§ ACTIVITY: Read the records below and copy each line that contains "stands".

=== DATASET ===

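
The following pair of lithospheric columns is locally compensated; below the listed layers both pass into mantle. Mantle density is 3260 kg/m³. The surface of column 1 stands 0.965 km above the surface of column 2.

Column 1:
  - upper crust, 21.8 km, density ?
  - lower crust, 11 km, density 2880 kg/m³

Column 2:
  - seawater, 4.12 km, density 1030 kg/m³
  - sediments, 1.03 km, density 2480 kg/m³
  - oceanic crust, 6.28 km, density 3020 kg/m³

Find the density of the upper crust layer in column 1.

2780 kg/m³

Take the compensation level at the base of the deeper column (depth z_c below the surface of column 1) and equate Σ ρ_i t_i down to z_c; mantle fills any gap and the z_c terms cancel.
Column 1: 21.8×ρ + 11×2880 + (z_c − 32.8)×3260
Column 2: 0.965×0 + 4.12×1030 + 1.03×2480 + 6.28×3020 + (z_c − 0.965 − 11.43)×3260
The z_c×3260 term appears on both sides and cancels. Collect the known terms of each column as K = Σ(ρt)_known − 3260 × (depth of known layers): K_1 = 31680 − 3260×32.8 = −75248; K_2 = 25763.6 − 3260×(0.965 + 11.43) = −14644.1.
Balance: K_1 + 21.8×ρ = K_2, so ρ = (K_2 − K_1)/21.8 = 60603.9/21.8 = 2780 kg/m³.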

===
=== DATASET ===

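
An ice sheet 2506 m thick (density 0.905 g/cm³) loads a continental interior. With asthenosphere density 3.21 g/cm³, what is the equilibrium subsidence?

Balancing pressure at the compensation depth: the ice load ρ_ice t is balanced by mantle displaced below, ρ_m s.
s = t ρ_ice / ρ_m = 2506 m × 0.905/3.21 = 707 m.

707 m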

===
=== DATASET ===

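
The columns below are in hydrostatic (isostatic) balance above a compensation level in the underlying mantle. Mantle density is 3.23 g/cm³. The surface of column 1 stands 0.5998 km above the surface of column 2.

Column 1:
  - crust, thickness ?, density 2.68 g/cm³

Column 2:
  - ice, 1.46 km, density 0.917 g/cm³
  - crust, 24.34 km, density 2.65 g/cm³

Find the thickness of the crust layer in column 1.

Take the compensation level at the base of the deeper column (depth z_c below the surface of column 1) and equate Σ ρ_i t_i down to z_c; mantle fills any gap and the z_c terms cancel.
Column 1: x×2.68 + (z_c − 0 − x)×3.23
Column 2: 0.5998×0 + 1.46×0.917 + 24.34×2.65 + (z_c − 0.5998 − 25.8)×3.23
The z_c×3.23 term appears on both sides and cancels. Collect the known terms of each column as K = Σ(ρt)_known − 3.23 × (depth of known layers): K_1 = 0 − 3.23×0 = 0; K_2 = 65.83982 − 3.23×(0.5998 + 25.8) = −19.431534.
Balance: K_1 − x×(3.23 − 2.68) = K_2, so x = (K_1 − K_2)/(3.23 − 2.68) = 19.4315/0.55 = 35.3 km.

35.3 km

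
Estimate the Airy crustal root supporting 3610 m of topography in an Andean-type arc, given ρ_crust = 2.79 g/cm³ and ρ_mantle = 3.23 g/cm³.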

===

§ YOUR SOLUTION:
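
The following pair of lithospheric columns is locally compensated; below the listed layers both pass into mantle. Mantle density is 3260 kg/m³. The surface of column 1 stands 0.965 km above the surface of column 2.
The columns below are in hydrostatic (isostatic) balance above a compensation level in the underlying mantle. Mantle density is 3.23 g/cm³. The surface of column 1 stands 0.5998 km above the surface of column 2.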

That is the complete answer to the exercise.